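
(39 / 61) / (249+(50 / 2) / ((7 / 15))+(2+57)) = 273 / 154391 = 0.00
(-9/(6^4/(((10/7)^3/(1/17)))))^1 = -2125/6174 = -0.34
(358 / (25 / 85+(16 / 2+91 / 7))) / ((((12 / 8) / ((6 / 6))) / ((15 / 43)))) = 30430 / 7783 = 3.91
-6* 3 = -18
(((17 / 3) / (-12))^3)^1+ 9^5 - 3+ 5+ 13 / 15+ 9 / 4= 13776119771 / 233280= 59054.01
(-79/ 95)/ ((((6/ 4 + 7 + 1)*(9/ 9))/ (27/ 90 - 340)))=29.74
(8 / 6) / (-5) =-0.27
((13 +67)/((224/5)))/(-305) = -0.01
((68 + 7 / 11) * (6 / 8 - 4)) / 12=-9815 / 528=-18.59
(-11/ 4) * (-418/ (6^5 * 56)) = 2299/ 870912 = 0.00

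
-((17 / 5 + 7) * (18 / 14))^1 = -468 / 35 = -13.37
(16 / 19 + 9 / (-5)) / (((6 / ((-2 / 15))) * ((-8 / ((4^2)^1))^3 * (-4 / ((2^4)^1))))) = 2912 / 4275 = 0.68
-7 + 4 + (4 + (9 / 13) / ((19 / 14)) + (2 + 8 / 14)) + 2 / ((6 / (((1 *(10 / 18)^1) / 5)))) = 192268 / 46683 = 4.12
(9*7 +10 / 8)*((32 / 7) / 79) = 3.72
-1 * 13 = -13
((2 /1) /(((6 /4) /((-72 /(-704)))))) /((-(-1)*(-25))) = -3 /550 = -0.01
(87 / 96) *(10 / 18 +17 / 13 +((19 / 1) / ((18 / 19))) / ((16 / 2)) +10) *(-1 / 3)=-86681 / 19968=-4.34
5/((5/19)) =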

--

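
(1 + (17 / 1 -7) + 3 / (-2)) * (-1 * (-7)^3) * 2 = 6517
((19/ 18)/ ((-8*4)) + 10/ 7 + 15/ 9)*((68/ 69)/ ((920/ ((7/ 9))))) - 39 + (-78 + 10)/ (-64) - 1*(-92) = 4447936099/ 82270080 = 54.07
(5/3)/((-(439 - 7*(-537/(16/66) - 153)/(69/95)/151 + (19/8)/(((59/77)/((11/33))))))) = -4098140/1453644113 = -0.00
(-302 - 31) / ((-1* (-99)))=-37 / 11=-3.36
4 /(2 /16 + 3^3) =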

...

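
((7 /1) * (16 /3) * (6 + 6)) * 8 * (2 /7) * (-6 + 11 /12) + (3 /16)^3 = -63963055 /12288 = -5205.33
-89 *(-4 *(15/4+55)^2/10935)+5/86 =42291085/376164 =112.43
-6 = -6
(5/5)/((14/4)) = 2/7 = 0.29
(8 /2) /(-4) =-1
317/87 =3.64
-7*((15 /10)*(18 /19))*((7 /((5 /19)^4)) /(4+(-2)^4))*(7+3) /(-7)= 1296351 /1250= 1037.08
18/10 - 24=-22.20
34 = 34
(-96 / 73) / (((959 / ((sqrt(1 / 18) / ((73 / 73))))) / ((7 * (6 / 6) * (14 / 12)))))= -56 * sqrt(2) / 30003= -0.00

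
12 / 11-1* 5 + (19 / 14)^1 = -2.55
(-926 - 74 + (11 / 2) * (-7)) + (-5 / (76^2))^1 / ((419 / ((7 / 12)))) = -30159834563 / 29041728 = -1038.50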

## BRIEF:
Look back at the entries above. Retype the line with "(39 / 61) / (249+(50", the line with "-((17 / 5 + 7) * (18", and all lines in between.

## EXERCISE OUTPUT:
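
(39 / 61) / (249+(50 / 2) / ((7 / 15))+(2+57)) = 273 / 154391 = 0.00
(-9/(6^4/(((10/7)^3/(1/17)))))^1 = -2125/6174 = -0.34
(358 / (25 / 85+(16 / 2+91 / 7))) / ((((12 / 8) / ((6 / 6))) / ((15 / 43)))) = 30430 / 7783 = 3.91
-6* 3 = -18
(((17 / 3) / (-12))^3)^1+ 9^5 - 3+ 5+ 13 / 15+ 9 / 4= 13776119771 / 233280= 59054.01
(-79/ 95)/ ((((6/ 4 + 7 + 1)*(9/ 9))/ (27/ 90 - 340)))=29.74
(8 / 6) / (-5) =-0.27
((13 +67)/((224/5)))/(-305) = -0.01
((68 + 7 / 11) * (6 / 8 - 4)) / 12=-9815 / 528=-18.59
(-11/ 4) * (-418/ (6^5 * 56)) = 2299/ 870912 = 0.00

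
-((17 / 5 + 7) * (18 / 14))^1 = -468 / 35 = -13.37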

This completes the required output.